What to do
The required output is a word-for-word restatement of the material below, from the line with "Xiu, Quinn, Lena, Omar, Eli, Ada, Noor, and" through its last line, inclusive.

== Provided material ==

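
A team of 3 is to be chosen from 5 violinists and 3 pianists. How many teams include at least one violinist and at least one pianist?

45

Total 3-person selections from all 8: C(8,3) = 56.
Subtract selections that omit an entire group: no violinists → C(3,3) = 1; no pianists → C(5,3) = 10.
Both groups omitted at once is impossible, so 56 − 11 = 45.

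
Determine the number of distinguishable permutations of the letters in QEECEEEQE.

252

Letter multiplicities in QEECEEEQE: C×1, E×6, Q×2.
The number of distinct arrangements is 9!/(6!·2!) = 362880/1440 = 252.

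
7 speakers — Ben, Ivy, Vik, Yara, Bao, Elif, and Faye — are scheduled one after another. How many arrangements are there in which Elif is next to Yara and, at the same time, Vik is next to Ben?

480

Treat {Elif,Yara} as one block (2 orders) and {Vik,Ben} as another (2 orders).
That leaves 5 units to arrange: 2 × 2 × 5! = 4 × 120 = 480.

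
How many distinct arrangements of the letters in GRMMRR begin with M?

Fix M in the first position and arrange the remaining 5 letters.
Those 5 letters have R appearing 3 times, giving (5)!/(3!) = 20.

20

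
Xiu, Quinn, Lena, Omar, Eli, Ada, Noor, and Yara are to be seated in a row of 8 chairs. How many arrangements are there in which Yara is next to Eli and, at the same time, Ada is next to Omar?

2880

Treat {Yara,Eli} as one block (2 orders) and {Ada,Omar} as another (2 orders).
That leaves 6 units to arrange: 2 × 2 × 6! = 4 × 720 = 2880.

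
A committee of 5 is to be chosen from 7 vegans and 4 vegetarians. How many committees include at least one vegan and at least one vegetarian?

Unrestricted: C(11,5) = 462 ways to pick any 5 of the 11.
Subtract selections that omit an entire group: no vegans → C(4,5) = 0; no vegetarians → C(7,5) = 21.
Both groups omitted at once is impossible, so 462 − 21 = 441.

441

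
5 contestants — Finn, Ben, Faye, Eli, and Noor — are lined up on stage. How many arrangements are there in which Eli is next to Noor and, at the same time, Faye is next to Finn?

Treat {Eli,Noor} as one block (2 orders) and {Faye,Finn} as another (2 orders).
That leaves 3 units to arrange: 2 × 2 × 3! = 4 × 6 = 24.

24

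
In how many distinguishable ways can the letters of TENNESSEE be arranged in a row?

Letter multiplicities in TENNESSEE: E×4, N×2, S×2, T×1.
So there are 9! / (4!·2!·2!) = 3780 distinguishable arrangements.

3780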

===

Written answer
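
Xiu, Quinn, Lena, Omar, Eli, Ada, Noor, and Yara are to be seated in a row of 8 chairs. How many arrangements are there in which Yara is next to Eli and, at the same time, Ada is next to Omar?

2880

Treat {Yara,Eli} as one block (2 orders) and {Ada,Omar} as another (2 orders).
That leaves 6 units to arrange: 2 × 2 × 6! = 4 × 720 = 2880.

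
A committee of 5 is to be chosen from 7 vegans and 4 vegetarians. How many committees include at least one vegan and at least one vegetarian?

Unrestricted: C(11,5) = 462 ways to pick any 5 of the 11.
Subtract selections that omit an entire group: no vegans → C(4,5) = 0; no vegetarians → C(7,5) = 21.
Both groups omitted at once is impossible, so 462 − 21 = 441.

441

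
5 contestants — Finn, Ben, Faye, Eli, and Noor — are lined up on stage. How many arrangements are there in which Eli is next to Noor and, at the same time, Faye is next to Finn?

Treat {Eli,Noor} as one block (2 orders) and {Faye,Finn} as another (2 orders).
That leaves 3 units to arrange: 2 × 2 × 3! = 4 × 6 = 24.

24

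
In how many distinguishable ways can the letters of TENNESSEE be arranged in a row?

Letter multiplicities in TENNESSEE: E×4, N×2, S×2, T×1.
So there are 9! / (4!·2!·2!) = 3780 distinguishable arrangements.

3780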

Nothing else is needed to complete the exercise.